** Instructions to follow **
Your answer should be the exact lines of the data below from the one containing "- Sporting goods priced under €175.00" through the one containing "other tangible goods]"; please include nothing else.
═══ Working data ═══
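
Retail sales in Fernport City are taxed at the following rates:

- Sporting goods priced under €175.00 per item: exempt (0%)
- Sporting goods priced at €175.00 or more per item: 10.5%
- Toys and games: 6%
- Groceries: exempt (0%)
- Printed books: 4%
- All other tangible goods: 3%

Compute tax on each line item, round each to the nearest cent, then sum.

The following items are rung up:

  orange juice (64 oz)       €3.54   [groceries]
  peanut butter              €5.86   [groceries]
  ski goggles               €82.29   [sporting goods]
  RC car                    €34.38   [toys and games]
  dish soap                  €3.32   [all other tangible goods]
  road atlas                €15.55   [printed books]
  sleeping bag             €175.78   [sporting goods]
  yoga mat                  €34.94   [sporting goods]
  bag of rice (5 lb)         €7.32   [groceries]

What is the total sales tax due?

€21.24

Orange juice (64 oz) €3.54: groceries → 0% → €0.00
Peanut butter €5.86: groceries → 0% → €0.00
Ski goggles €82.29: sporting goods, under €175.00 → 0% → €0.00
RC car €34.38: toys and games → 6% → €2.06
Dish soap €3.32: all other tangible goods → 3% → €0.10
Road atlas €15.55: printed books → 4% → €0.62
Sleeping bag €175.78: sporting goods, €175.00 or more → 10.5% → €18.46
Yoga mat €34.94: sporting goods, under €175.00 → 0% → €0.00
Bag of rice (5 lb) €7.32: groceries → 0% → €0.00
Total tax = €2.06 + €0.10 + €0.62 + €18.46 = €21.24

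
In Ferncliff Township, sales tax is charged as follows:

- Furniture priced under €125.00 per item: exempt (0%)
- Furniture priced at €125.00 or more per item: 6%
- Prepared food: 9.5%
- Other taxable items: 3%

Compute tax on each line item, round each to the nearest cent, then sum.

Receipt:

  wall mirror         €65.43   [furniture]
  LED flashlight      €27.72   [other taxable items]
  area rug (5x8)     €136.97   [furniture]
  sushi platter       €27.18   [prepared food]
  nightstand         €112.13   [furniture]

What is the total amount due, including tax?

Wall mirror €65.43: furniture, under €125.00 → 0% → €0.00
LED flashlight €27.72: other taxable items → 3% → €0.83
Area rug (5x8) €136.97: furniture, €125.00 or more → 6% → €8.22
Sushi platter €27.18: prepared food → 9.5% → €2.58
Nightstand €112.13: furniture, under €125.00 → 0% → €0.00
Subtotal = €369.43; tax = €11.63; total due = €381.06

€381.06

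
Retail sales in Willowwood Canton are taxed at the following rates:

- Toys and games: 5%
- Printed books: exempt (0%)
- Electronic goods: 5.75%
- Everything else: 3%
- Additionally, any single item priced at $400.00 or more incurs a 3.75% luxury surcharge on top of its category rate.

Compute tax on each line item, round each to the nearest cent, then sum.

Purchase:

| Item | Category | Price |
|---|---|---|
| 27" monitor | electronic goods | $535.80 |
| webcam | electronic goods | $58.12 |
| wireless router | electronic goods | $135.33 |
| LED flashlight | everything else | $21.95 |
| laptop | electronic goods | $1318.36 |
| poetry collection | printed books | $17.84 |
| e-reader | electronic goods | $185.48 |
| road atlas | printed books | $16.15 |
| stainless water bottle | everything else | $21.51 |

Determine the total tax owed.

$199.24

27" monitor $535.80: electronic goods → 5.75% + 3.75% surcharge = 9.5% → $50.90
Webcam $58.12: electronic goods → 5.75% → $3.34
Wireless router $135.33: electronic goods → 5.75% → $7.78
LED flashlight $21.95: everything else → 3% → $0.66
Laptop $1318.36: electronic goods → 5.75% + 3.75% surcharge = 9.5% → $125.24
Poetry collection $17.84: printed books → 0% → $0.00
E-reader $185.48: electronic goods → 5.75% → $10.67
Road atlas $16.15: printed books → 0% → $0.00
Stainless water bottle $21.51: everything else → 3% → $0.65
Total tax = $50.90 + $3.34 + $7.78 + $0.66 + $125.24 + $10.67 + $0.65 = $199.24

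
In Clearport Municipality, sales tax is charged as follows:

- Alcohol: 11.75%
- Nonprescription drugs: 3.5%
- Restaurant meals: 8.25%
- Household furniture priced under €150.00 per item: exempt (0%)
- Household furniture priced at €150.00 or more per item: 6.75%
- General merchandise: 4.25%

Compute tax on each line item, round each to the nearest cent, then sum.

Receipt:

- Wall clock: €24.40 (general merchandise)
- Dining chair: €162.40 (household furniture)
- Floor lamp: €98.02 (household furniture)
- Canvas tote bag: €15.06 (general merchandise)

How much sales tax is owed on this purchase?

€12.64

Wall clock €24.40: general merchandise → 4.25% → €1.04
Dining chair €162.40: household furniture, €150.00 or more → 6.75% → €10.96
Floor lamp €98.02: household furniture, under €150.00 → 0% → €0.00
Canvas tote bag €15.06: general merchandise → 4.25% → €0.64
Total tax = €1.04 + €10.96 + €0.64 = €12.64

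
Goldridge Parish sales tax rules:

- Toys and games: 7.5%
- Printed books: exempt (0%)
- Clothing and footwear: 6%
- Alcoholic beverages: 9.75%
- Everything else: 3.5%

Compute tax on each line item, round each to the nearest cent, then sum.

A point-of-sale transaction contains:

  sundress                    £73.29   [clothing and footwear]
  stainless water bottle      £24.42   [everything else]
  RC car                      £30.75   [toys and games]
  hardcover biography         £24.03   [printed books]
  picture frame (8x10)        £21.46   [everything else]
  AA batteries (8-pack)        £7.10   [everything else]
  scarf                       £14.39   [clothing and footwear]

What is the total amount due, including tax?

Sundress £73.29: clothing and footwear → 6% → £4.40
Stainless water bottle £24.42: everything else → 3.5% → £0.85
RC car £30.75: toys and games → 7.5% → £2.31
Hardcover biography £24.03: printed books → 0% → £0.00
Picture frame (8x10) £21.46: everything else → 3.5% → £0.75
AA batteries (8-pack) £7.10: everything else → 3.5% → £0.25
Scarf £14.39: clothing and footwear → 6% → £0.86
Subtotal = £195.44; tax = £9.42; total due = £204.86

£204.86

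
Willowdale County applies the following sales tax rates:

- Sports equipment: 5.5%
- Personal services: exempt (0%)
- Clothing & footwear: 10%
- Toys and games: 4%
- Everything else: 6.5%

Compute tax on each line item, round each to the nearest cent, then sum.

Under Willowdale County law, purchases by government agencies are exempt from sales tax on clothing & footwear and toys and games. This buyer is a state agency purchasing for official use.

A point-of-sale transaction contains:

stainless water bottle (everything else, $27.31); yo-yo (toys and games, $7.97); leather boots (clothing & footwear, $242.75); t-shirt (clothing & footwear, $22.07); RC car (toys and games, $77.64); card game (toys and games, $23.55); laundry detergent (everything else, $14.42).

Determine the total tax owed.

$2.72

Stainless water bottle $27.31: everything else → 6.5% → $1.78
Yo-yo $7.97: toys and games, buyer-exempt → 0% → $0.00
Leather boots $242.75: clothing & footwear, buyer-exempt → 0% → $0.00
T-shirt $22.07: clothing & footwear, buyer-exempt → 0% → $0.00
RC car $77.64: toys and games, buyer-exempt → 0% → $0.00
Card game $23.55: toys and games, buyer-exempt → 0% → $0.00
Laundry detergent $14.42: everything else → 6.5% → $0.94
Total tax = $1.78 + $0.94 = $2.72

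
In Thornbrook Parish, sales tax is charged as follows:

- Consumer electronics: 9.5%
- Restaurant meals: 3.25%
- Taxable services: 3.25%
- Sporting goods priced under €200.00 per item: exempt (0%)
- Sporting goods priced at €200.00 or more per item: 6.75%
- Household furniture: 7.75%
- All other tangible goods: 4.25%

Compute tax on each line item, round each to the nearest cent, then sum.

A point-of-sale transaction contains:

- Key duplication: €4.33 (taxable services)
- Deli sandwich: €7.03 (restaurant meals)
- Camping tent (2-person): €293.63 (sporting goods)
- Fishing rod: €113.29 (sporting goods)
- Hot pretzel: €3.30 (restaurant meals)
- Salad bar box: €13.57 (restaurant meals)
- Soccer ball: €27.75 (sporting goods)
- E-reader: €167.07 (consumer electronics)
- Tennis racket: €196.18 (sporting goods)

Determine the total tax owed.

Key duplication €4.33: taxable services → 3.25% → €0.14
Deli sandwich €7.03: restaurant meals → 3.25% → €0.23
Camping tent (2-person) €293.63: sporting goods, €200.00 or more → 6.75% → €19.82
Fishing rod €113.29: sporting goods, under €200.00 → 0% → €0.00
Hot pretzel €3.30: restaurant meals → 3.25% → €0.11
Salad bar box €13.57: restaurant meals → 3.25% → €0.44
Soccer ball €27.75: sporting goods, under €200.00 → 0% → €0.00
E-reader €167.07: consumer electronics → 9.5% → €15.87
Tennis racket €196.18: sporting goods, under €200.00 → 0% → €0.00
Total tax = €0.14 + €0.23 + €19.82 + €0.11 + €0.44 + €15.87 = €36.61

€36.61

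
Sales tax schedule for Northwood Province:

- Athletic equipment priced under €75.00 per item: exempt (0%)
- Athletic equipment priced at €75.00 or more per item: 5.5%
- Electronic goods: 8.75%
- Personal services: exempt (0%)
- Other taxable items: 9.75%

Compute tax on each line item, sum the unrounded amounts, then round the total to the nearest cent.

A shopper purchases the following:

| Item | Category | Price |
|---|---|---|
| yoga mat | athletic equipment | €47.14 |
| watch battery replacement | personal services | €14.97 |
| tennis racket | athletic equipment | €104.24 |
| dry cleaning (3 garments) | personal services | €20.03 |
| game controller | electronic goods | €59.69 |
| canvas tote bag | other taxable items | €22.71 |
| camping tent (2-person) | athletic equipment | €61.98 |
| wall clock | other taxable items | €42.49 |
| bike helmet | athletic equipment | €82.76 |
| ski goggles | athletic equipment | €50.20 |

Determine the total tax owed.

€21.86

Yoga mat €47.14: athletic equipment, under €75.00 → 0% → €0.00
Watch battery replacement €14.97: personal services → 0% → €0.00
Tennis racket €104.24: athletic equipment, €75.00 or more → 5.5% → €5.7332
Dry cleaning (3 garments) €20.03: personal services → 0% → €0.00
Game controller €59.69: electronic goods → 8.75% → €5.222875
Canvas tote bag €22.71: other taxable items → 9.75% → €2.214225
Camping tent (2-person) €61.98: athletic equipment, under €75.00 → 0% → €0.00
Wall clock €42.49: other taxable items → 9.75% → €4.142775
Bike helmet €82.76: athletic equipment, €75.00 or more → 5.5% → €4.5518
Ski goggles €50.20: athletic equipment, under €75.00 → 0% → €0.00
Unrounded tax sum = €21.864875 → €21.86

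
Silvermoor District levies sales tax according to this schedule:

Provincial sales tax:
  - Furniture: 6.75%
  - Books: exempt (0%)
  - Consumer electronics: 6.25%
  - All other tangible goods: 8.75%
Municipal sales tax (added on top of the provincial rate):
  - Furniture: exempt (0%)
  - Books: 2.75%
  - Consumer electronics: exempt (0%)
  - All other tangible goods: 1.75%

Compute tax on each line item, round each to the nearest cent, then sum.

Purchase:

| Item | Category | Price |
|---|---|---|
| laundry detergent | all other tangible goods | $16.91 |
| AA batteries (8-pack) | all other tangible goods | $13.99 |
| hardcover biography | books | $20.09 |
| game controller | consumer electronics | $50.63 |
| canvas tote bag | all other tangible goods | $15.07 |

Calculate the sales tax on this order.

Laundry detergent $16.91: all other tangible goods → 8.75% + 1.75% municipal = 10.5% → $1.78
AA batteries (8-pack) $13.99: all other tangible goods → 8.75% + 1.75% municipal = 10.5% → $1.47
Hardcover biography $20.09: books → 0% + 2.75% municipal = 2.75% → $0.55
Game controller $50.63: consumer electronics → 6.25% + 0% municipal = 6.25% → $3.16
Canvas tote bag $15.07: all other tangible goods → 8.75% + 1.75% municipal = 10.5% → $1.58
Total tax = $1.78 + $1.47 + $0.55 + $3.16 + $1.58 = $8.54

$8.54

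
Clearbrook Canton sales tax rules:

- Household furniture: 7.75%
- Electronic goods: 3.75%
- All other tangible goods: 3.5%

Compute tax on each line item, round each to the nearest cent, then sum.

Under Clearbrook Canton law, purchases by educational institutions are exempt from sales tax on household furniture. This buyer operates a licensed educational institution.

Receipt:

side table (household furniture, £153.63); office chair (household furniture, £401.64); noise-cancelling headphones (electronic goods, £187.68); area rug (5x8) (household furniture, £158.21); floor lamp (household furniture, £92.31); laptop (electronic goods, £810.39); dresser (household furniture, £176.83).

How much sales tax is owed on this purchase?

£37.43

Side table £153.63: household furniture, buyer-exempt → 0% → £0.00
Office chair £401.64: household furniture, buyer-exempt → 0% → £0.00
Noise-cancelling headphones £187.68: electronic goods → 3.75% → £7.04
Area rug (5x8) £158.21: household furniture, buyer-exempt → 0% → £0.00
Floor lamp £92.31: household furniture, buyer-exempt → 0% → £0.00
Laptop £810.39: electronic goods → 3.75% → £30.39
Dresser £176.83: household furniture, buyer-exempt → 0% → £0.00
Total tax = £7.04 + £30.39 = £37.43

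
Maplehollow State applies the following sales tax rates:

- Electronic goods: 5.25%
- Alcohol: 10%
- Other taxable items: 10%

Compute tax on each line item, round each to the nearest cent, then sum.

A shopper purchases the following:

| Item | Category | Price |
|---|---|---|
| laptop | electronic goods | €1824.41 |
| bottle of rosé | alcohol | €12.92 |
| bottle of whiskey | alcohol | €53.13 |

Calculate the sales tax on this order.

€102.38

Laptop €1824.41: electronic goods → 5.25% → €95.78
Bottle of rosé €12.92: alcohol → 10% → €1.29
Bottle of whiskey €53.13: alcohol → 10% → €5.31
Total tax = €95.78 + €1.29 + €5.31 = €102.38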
═══
** Exercise result **
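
- Sporting goods priced under €175.00 per item: exempt (0%)
- Sporting goods priced at €175.00 or more per item: 10.5%
- Toys and games: 6%
- Groceries: exempt (0%)
- Printed books: 4%
- All other tangible goods: 3%

Compute tax on each line item, round each to the nearest cent, then sum.

The following items are rung up:

  orange juice (64 oz)       €3.54   [groceries]
  peanut butter              €5.86   [groceries]
  ski goggles               €82.29   [sporting goods]
  RC car                    €34.38   [toys and games]
  dish soap                  €3.32   [all other tangible goods]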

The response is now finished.